Dataset records:
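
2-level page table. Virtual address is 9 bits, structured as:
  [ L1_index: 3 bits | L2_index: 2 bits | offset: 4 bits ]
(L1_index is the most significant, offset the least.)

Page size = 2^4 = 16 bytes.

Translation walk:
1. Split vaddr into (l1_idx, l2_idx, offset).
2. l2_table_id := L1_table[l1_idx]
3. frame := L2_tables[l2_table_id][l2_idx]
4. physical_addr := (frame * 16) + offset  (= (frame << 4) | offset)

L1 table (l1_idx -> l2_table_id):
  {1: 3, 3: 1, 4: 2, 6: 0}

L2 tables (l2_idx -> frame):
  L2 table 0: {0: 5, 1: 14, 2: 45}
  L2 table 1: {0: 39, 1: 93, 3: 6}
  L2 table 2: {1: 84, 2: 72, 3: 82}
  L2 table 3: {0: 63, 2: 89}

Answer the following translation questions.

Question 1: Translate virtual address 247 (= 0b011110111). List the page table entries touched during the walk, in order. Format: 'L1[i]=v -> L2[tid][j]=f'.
vaddr = 247 = 0b011110111
Split: l1_idx=3, l2_idx=3, offset=7

Answer: L1[3]=1 -> L2[1][3]=6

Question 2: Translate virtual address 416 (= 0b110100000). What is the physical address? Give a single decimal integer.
vaddr = 416 = 0b110100000
Split: l1_idx=6, l2_idx=2, offset=0
L1[6] = 0
L2[0][2] = 45
paddr = 45 * 16 + 0 = 720

Answer: 720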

▶ _DIRECTIONS FOR THIS TASK_: Restate the records, all of them, precisely as written.

▶ _RESPONSE_:
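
2-level page table. Virtual address is 9 bits, structured as:
  [ L1_index: 3 bits | L2_index: 2 bits | offset: 4 bits ]
(L1_index is the most significant, offset the least.)

Page size = 2^4 = 16 bytes.

Translation walk:
1. Split vaddr into (l1_idx, l2_idx, offset).
2. l2_table_id := L1_table[l1_idx]
3. frame := L2_tables[l2_table_id][l2_idx]
4. physical_addr := (frame * 16) + offset  (= (frame << 4) | offset)

L1 table (l1_idx -> l2_table_id):
  {1: 3, 3: 1, 4: 2, 6: 0}

L2 tables (l2_idx -> frame):
  L2 table 0: {0: 5, 1: 14, 2: 45}
  L2 table 1: {0: 39, 1: 93, 3: 6}
  L2 table 2: {1: 84, 2: 72, 3: 82}
  L2 table 3: {0: 63, 2: 89}

Answer the following translation questions.

Question 1: Translate virtual address 247 (= 0b011110111). List the page table entries touched during the walk, in order. Format: 'L1[i]=v -> L2[tid][j]=f'.
vaddr = 247 = 0b011110111
Split: l1_idx=3, l2_idx=3, offset=7

Answer: L1[3]=1 -> L2[1][3]=6

Question 2: Translate virtual address 416 (= 0b110100000). What is the physical address? Give a single decimal integer.
vaddr = 416 = 0b110100000
Split: l1_idx=6, l2_idx=2, offset=0
L1[6] = 0
L2[0][2] = 45
paddr = 45 * 16 + 0 = 720

Answer: 720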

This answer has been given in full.